What is needed. Copy out all lines in the material below that contain the string "characters".

═════ Available records ═════

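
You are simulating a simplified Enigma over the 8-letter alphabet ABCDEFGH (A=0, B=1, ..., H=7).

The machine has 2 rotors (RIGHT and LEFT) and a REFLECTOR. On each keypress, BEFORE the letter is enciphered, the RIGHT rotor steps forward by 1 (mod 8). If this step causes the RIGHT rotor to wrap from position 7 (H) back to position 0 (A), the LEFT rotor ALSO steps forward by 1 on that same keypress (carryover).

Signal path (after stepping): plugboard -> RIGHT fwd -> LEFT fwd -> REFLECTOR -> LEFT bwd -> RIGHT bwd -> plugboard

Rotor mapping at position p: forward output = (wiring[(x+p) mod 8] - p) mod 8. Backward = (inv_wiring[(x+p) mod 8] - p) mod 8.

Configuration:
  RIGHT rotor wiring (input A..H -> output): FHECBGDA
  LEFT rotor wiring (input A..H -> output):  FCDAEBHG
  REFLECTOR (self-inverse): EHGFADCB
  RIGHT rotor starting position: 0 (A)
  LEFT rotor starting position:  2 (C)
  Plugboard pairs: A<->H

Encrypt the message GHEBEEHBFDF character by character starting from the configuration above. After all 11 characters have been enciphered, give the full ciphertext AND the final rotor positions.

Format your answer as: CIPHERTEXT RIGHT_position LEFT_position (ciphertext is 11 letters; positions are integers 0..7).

Answer: EEHEHFFGEBE 3 3

Derivation:
Char 1 ('G'): step: R->1, L=2; G->plug->G->R->H->L->A->refl->E->L'->F->R'->E->plug->E
Char 2 ('H'): step: R->2, L=2; H->plug->A->R->C->L->C->refl->G->L'->B->R'->E->plug->E
Char 3 ('E'): step: R->3, L=2; E->plug->E->R->F->L->E->refl->A->L'->H->R'->A->plug->H
Char 4 ('B'): step: R->4, L=2; B->plug->B->R->C->L->C->refl->G->L'->B->R'->E->plug->E
Char 5 ('E'): step: R->5, L=2; E->plug->E->R->C->L->C->refl->G->L'->B->R'->A->plug->H
Char 6 ('E'): step: R->6, L=2; E->plug->E->R->G->L->D->refl->F->L'->E->R'->F->plug->F
Char 7 ('H'): step: R->7, L=2; H->plug->A->R->B->L->G->refl->C->L'->C->R'->F->plug->F
Char 8 ('B'): step: R->0, L->3 (L advanced); B->plug->B->R->H->L->A->refl->E->L'->D->R'->G->plug->G
Char 9 ('F'): step: R->1, L=3; F->plug->F->R->C->L->G->refl->C->L'->F->R'->E->plug->E
Char 10 ('D'): step: R->2, L=3; D->plug->D->R->E->L->D->refl->F->L'->A->R'->B->plug->B
Char 11 ('F'): step: R->3, L=3; F->plug->F->R->C->L->G->refl->C->L'->F->R'->E->plug->E
Final: ciphertext=EEHEHFFGEBE, RIGHT=3, LEFT=3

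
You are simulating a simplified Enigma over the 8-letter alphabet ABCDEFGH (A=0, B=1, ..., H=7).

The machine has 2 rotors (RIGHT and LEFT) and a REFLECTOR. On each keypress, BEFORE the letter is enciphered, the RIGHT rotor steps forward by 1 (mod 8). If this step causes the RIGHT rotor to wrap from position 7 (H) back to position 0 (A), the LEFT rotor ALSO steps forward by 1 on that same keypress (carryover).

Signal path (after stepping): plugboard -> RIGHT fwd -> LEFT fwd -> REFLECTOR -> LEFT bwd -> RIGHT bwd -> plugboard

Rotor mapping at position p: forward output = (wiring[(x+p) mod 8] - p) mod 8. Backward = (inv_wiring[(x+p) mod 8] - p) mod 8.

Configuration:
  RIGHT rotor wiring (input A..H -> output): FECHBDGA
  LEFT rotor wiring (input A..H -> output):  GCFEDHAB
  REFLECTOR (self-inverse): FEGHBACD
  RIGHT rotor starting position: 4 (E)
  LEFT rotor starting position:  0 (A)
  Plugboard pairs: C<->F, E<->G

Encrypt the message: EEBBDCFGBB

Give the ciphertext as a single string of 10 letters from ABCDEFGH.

Answer: AFCCBFECDH

Derivation:
Char 1 ('E'): step: R->5, L=0; E->plug->G->R->C->L->F->refl->A->L'->G->R'->A->plug->A
Char 2 ('E'): step: R->6, L=0; E->plug->G->R->D->L->E->refl->B->L'->H->R'->C->plug->F
Char 3 ('B'): step: R->7, L=0; B->plug->B->R->G->L->A->refl->F->L'->C->R'->F->plug->C
Char 4 ('B'): step: R->0, L->1 (L advanced); B->plug->B->R->E->L->G->refl->C->L'->D->R'->F->plug->C
Char 5 ('D'): step: R->1, L=1; D->plug->D->R->A->L->B->refl->E->L'->B->R'->B->plug->B
Char 6 ('C'): step: R->2, L=1; C->plug->F->R->G->L->A->refl->F->L'->H->R'->C->plug->F
Char 7 ('F'): step: R->3, L=1; F->plug->C->R->A->L->B->refl->E->L'->B->R'->G->plug->E
Char 8 ('G'): step: R->4, L=1; G->plug->E->R->B->L->E->refl->B->L'->A->R'->F->plug->C
Char 9 ('B'): step: R->5, L=1; B->plug->B->R->B->L->E->refl->B->L'->A->R'->D->plug->D
Char 10 ('B'): step: R->6, L=1; B->plug->B->R->C->L->D->refl->H->L'->F->R'->H->plug->H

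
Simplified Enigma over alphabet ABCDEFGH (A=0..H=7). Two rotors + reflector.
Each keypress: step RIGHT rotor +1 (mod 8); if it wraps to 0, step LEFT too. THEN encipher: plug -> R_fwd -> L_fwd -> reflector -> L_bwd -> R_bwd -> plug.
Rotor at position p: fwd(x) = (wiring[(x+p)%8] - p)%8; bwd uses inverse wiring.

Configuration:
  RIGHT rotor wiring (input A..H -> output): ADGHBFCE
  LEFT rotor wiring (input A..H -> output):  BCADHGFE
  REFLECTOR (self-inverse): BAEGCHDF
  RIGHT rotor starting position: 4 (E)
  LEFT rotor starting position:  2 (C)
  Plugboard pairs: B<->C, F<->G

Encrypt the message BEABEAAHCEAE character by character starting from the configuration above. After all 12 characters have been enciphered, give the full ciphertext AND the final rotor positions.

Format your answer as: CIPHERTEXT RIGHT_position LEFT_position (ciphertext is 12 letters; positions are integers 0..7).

Char 1 ('B'): step: R->5, L=2; B->plug->C->R->H->L->A->refl->B->L'->B->R'->F->plug->G
Char 2 ('E'): step: R->6, L=2; E->plug->E->R->A->L->G->refl->D->L'->E->R'->A->plug->A
Char 3 ('A'): step: R->7, L=2; A->plug->A->R->F->L->C->refl->E->L'->D->R'->H->plug->H
Char 4 ('B'): step: R->0, L->3 (L advanced); B->plug->C->R->G->L->H->refl->F->L'->H->R'->D->plug->D
Char 5 ('E'): step: R->1, L=3; E->plug->E->R->E->L->B->refl->A->L'->A->R'->D->plug->D
Char 6 ('A'): step: R->2, L=3; A->plug->A->R->E->L->B->refl->A->L'->A->R'->E->plug->E
Char 7 ('A'): step: R->3, L=3; A->plug->A->R->E->L->B->refl->A->L'->A->R'->G->plug->F
Char 8 ('H'): step: R->4, L=3; H->plug->H->R->D->L->C->refl->E->L'->B->R'->B->plug->C
Char 9 ('C'): step: R->5, L=3; C->plug->B->R->F->L->G->refl->D->L'->C->R'->G->plug->F
Char 10 ('E'): step: R->6, L=3; E->plug->E->R->A->L->A->refl->B->L'->E->R'->A->plug->A
Char 11 ('A'): step: R->7, L=3; A->plug->A->R->F->L->G->refl->D->L'->C->R'->F->plug->G
Char 12 ('E'): step: R->0, L->4 (L advanced); E->plug->E->R->B->L->C->refl->E->L'->G->R'->C->plug->B
Final: ciphertext=GAHDDEFCFAGB, RIGHT=0, LEFT=4

Answer: GAHDDEFCFAGB 0 4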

═════

Solution to this task.
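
Encrypt the message GHEBEEHBFDF character by character starting from the configuration above. After all 11 characters have been enciphered, give the full ciphertext AND the final rotor positions.
Encrypt the message BEABEAAHCEAE character by character starting from the configuration above. After all 12 characters have been enciphered, give the full ciphertext AND the final rotor positions.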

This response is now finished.